• TASK DETAILS:
Whenever the string "Answer" turns up in a line below, that line should be copied.

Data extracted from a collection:
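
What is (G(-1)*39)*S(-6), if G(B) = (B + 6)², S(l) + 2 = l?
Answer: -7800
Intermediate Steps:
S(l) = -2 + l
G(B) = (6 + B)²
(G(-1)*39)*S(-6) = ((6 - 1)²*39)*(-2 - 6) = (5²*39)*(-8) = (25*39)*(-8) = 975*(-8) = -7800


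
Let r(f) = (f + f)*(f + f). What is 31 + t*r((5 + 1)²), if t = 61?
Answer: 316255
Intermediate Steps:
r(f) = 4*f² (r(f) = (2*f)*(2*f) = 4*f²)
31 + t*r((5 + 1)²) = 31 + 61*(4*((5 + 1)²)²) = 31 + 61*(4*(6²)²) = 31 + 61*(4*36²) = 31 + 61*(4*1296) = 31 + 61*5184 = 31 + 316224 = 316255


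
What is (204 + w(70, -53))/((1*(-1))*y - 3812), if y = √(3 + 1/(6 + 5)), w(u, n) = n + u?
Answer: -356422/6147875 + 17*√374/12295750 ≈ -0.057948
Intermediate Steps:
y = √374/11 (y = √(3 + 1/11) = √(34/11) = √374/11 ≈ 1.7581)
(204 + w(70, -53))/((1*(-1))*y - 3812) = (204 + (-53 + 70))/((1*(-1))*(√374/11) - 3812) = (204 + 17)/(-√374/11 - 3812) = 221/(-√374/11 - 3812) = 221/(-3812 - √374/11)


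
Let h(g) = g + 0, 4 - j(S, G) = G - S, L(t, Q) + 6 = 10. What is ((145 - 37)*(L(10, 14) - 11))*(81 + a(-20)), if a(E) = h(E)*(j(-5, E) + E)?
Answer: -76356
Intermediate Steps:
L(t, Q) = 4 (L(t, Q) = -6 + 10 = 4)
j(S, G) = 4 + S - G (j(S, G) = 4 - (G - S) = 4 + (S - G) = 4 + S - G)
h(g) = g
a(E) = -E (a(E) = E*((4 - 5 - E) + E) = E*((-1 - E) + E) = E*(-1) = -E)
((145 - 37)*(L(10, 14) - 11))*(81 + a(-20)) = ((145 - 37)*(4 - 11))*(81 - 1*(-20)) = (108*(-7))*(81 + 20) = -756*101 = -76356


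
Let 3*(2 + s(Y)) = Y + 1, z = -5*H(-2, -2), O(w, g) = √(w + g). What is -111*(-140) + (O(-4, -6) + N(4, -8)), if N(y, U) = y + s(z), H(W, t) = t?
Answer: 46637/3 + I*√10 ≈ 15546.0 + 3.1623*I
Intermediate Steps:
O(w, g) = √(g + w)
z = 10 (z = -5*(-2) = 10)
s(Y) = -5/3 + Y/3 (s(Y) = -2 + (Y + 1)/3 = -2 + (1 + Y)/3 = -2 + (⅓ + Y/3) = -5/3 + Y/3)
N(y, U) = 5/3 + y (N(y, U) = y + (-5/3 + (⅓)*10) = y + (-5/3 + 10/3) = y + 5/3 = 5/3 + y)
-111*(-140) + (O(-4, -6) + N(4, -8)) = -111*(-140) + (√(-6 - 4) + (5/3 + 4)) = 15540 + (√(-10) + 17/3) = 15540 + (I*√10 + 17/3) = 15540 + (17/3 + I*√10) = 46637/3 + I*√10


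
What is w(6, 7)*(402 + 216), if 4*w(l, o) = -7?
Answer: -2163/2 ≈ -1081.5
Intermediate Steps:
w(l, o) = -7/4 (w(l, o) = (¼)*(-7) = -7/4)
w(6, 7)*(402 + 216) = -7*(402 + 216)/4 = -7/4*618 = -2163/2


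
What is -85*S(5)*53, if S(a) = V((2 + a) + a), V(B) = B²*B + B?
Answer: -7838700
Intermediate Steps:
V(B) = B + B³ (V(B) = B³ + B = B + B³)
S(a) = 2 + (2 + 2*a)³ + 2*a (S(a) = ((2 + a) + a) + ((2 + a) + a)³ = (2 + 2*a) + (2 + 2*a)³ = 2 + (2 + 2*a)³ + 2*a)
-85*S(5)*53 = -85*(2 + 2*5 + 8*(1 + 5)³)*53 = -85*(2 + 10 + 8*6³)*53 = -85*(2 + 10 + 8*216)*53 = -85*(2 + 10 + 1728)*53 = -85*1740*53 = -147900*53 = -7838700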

• TASK OUTPUT:
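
Answer: -7800
Answer: 316255
Answer: -356422/6147875 + 17*√374/12295750 ≈ -0.057948
Answer: -76356
Answer: 46637/3 + I*√10 ≈ 15546.0 + 3.1623*I
Answer: -2163/2 ≈ -1081.5
Answer: -7838700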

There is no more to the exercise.